Work instructions = An exact copy of each record is required.

• • • • •

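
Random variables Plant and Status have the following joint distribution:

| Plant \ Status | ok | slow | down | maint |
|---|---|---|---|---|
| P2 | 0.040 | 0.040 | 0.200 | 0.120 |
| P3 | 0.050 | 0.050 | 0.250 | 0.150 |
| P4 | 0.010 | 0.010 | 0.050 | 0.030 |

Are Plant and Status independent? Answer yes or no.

Every cell satisfies P(Plant,Status) = P(Plant)·P(Status). For instance P(Plant=P2) = 0.400, P(Status=slow) = 0.100, and 0.400×0.100 = 0.040 matches the joint entry. So Plant and Status are independent.

yes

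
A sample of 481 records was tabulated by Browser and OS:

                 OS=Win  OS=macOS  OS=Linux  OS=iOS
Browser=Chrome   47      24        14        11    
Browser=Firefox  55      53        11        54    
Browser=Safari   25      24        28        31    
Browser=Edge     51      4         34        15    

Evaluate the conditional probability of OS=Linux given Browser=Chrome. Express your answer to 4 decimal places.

Total with Browser=Chrome: 47 + 24 + 14 + 11 = 96.
P(OS=Linux | Browser=Chrome) = 14/96 = 0.1458.

0.1458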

• • • • •

Task answer =
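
Random variables Plant and Status have the following joint distribution:

| Plant \ Status | ok | slow | down | maint |
|---|---|---|---|---|
| P2 | 0.040 | 0.040 | 0.200 | 0.120 |
| P3 | 0.050 | 0.050 | 0.250 | 0.150 |
| P4 | 0.010 | 0.010 | 0.050 | 0.030 |

Are Plant and Status independent? Answer yes or no.

Every cell satisfies P(Plant,Status) = P(Plant)·P(Status). For instance P(Plant=P2) = 0.400, P(Status=slow) = 0.100, and 0.400×0.100 = 0.040 matches the joint entry. So Plant and Status are independent.

yes

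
A sample of 481 records was tabulated by Browser and OS:

                 OS=Win  OS=macOS  OS=Linux  OS=iOS
Browser=Chrome   47      24        14        11    
Browser=Firefox  55      53        11        54    
Browser=Safari   25      24        28        31    
Browser=Edge     51      4         34        15    

Evaluate the conditional probability of OS=Linux given Browser=Chrome. Express your answer to 4 decimal places.

Total with Browser=Chrome: 47 + 24 + 14 + 11 = 96.
P(OS=Linux | Browser=Chrome) = 14/96 = 0.1458.

0.1458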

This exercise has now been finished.